* SUPPLIED RECORDS *
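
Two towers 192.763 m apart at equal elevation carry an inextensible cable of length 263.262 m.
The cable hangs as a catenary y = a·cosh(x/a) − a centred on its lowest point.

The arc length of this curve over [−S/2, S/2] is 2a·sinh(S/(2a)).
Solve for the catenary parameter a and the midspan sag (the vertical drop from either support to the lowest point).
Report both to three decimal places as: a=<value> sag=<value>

a=68.369 sag=79.958

seed: a₀ = √(S³/(24(L−S))) = √(192.763³/(24·70.499)) = 65.063649
iter 1: u=1.481342  f(a)=+8.152e+00  f'(a)=-2.681e+00  a ← 65.063649 − (+8.152e+00/-2.681e+00) = 68.103719
iter 2: u=1.415216  f(a)=+6.062e-01  f'(a)=-2.296e+00  a ← 68.103719 − (+6.062e-01/-2.296e+00) = 68.367701
iter 3: u=1.409752  f(a)=+3.947e-03  f'(a)=-2.266e+00  a ← 68.367701 − (+3.947e-03/-2.266e+00) = 68.369442
iter 4: u=1.409716  f(a)=+1.697e-07  f'(a)=-2.266e+00  a ← 68.369442 − (+1.697e-07/-2.266e+00) = 68.369442
iter 5: u=1.409716  f(a)=+0.000e+00  f'(a)=-2.266e+00  a ← 68.369442 − (+0.000e+00/-2.266e+00) = 68.369442
converged: |Δa| < 1e-12 after 5 iterations
sag = a·(cosh(S/(2a)) − 1) = 68.369442·(cosh(1.409716) − 1) = 79.958238
T_max/T_min = cosh(S/(2a)) = 2.169503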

* BRIEF *
The answer must be a single number: the count of lines in the entries that include "cable".

* SOLVED PROBLEM *
2